- [Activity]:
Scan the data, and whenever a line contains "None", copy it.

Collected data entries

----

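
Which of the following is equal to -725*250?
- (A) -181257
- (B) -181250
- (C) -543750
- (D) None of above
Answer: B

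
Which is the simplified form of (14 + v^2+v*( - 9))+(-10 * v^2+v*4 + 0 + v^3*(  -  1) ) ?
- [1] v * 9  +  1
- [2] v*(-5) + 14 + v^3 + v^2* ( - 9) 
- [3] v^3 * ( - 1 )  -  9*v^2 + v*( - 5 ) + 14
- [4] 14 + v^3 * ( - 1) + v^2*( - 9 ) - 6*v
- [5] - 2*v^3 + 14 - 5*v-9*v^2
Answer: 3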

----

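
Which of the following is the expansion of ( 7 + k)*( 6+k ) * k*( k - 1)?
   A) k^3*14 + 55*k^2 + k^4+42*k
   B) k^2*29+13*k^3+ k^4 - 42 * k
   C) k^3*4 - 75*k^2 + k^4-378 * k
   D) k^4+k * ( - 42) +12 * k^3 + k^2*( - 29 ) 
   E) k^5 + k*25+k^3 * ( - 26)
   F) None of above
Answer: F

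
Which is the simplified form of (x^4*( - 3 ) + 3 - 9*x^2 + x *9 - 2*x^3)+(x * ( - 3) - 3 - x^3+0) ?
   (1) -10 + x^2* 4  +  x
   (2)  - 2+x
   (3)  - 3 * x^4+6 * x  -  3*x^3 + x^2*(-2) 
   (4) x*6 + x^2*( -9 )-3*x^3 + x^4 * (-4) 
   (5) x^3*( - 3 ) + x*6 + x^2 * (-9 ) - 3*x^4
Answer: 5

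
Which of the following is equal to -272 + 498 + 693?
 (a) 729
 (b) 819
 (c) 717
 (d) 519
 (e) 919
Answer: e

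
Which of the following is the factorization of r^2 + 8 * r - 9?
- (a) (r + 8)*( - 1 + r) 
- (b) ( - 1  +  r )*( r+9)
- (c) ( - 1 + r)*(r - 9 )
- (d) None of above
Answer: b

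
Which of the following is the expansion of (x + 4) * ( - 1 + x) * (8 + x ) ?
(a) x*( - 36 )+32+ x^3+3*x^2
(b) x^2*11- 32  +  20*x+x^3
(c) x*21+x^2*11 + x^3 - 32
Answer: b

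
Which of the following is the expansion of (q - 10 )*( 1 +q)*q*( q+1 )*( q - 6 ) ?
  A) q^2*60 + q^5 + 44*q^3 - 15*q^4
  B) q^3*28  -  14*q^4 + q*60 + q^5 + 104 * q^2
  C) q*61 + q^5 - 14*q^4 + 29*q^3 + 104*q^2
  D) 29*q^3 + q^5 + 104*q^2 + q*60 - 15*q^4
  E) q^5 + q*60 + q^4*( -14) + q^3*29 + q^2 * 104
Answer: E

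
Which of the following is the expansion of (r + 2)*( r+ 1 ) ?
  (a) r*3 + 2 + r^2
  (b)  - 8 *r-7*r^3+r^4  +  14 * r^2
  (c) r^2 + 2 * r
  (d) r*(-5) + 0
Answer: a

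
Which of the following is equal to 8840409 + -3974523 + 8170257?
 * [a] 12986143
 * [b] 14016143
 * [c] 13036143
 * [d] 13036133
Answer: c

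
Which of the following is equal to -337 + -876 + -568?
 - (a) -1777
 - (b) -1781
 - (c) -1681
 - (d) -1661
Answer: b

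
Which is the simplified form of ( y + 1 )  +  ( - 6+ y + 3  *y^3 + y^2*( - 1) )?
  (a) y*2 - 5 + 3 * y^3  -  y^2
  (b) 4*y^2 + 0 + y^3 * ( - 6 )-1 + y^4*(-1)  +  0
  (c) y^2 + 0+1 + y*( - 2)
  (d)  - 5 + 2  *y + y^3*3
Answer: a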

----

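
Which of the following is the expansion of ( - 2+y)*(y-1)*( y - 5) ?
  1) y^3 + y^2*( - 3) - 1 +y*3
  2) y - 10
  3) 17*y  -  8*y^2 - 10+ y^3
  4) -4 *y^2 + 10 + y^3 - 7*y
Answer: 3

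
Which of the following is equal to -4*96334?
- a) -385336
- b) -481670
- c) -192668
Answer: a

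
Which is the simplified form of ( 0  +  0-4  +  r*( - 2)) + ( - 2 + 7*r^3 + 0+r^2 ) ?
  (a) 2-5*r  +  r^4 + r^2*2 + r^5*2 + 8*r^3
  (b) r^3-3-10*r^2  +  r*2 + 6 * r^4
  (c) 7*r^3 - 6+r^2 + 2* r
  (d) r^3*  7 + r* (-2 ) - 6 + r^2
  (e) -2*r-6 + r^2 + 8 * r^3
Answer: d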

----

- [Solution to this problem]:
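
- (D) None of above
   F) None of above
- (d) None of above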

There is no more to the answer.